TASK TO COMPLETE = In the entries below, find the line with "Answer: -17062968/125 ≈ -1.3650e+5" and the line with "Answer: 4987/87537011 ≈ 5.6970e-5"; give again those lines and every line between them, exactly.

DATA RECORDS =

- - - -

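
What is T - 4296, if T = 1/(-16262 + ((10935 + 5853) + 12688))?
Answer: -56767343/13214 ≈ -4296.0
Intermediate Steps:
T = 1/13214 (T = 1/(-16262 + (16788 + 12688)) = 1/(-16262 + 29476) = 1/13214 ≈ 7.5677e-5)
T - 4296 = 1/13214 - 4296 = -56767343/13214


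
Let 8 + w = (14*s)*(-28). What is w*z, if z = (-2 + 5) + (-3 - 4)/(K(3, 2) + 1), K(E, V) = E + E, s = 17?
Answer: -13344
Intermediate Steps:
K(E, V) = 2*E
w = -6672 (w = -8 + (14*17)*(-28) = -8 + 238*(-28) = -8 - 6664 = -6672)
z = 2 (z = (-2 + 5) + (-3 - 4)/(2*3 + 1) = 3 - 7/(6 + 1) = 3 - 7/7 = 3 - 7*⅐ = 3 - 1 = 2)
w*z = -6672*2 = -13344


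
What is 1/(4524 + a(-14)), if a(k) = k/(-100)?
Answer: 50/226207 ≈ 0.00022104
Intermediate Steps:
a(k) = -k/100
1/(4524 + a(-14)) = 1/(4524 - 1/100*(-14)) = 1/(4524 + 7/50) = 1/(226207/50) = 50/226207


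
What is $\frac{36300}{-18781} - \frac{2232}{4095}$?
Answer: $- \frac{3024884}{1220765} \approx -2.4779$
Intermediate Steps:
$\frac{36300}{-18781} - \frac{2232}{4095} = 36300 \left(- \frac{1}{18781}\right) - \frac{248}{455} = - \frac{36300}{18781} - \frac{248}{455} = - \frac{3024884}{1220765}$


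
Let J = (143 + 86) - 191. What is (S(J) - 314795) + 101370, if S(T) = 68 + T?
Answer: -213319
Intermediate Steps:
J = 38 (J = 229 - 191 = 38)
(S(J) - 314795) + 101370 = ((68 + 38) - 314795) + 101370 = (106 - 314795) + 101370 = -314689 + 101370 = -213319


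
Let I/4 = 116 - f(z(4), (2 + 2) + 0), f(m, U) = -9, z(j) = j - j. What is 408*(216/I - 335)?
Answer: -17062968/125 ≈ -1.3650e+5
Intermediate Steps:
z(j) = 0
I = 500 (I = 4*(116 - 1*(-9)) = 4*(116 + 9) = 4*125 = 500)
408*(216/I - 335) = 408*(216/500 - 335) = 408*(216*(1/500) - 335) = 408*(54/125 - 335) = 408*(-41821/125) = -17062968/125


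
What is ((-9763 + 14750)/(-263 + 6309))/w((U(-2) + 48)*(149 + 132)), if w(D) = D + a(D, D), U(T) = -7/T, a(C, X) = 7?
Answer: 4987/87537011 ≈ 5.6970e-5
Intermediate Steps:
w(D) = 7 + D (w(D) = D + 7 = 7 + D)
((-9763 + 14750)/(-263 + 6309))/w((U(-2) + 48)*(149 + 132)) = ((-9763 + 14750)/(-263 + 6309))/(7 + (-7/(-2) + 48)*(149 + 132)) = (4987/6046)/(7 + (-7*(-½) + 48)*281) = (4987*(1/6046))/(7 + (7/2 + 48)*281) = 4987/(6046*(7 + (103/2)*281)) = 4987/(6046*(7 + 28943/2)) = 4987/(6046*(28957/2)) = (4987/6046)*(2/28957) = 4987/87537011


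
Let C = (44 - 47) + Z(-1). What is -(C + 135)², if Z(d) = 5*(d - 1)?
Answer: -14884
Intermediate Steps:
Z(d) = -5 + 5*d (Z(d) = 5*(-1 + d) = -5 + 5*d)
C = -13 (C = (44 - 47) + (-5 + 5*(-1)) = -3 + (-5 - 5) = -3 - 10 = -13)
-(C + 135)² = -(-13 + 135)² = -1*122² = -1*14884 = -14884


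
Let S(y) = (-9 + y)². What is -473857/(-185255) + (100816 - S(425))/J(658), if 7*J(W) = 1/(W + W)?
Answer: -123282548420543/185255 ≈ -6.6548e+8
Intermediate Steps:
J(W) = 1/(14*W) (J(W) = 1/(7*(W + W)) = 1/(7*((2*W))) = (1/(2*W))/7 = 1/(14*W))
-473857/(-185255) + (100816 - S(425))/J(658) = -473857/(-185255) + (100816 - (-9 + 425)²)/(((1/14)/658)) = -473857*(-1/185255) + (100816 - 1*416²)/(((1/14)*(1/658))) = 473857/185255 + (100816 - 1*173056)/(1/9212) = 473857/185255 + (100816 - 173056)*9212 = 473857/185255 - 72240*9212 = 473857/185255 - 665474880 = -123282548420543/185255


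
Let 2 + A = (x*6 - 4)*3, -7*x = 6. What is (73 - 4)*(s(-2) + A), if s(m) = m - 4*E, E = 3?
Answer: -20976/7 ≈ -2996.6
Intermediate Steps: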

- - - -

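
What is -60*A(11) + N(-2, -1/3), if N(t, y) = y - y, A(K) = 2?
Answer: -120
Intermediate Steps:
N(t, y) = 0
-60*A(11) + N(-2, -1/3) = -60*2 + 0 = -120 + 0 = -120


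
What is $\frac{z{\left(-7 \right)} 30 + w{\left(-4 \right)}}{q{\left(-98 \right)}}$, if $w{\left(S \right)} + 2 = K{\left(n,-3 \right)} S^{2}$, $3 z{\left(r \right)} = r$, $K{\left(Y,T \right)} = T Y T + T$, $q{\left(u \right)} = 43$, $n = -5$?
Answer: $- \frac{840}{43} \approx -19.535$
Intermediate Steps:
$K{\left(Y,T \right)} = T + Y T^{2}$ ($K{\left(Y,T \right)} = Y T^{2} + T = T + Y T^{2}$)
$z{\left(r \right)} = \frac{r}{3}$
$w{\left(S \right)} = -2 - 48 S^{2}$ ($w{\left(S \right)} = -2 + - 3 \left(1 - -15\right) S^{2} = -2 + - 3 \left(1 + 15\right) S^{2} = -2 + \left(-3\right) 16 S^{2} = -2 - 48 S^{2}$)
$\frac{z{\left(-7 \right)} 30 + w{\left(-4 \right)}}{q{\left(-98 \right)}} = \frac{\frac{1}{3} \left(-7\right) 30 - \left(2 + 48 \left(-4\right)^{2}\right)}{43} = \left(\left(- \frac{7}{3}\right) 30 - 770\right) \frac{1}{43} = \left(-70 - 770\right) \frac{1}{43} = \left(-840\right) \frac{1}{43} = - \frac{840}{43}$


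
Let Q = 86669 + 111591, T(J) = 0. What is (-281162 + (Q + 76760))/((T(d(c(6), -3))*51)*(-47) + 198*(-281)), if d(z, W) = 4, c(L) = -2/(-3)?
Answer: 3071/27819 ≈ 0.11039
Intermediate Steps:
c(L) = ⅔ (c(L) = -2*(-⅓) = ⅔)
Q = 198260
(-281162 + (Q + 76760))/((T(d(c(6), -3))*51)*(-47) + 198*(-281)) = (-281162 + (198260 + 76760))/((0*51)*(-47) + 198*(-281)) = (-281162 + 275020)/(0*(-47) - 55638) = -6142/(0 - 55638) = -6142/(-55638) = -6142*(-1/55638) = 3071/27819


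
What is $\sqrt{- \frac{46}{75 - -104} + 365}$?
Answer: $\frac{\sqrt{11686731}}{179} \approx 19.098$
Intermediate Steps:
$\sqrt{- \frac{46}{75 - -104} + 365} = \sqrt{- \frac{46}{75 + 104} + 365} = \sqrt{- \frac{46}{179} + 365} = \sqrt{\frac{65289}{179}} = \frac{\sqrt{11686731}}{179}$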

- - - -

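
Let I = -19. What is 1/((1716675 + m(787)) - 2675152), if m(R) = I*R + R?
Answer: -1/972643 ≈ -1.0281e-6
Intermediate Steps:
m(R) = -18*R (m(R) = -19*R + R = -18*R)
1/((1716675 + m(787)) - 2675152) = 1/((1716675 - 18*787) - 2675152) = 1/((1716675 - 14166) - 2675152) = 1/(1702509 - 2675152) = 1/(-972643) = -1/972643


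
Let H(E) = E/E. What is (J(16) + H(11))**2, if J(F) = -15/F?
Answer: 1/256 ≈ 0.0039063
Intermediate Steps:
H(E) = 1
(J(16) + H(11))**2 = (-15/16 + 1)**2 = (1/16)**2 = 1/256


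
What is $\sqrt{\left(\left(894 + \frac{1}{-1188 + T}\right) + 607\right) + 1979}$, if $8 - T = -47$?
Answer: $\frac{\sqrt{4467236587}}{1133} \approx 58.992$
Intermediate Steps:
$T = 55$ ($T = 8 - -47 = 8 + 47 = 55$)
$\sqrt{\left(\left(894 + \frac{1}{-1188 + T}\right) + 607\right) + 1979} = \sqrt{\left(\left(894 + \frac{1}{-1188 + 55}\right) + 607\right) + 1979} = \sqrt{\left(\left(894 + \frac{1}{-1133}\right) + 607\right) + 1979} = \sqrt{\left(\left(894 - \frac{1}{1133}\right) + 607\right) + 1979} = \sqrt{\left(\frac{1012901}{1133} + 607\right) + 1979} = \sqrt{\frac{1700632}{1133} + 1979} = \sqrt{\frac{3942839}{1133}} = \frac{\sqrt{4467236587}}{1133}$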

- - - -

SOLUTION TO THIS PROBLEM =
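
Answer: -17062968/125 ≈ -1.3650e+5
Intermediate Steps:
z(j) = 0
I = 500 (I = 4*(116 - 1*(-9)) = 4*(116 + 9) = 4*125 = 500)
408*(216/I - 335) = 408*(216/500 - 335) = 408*(216*(1/500) - 335) = 408*(54/125 - 335) = 408*(-41821/125) = -17062968/125


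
What is ((-9763 + 14750)/(-263 + 6309))/w((U(-2) + 48)*(149 + 132)), if w(D) = D + a(D, D), U(T) = -7/T, a(C, X) = 7?
Answer: 4987/87537011 ≈ 5.6970e-5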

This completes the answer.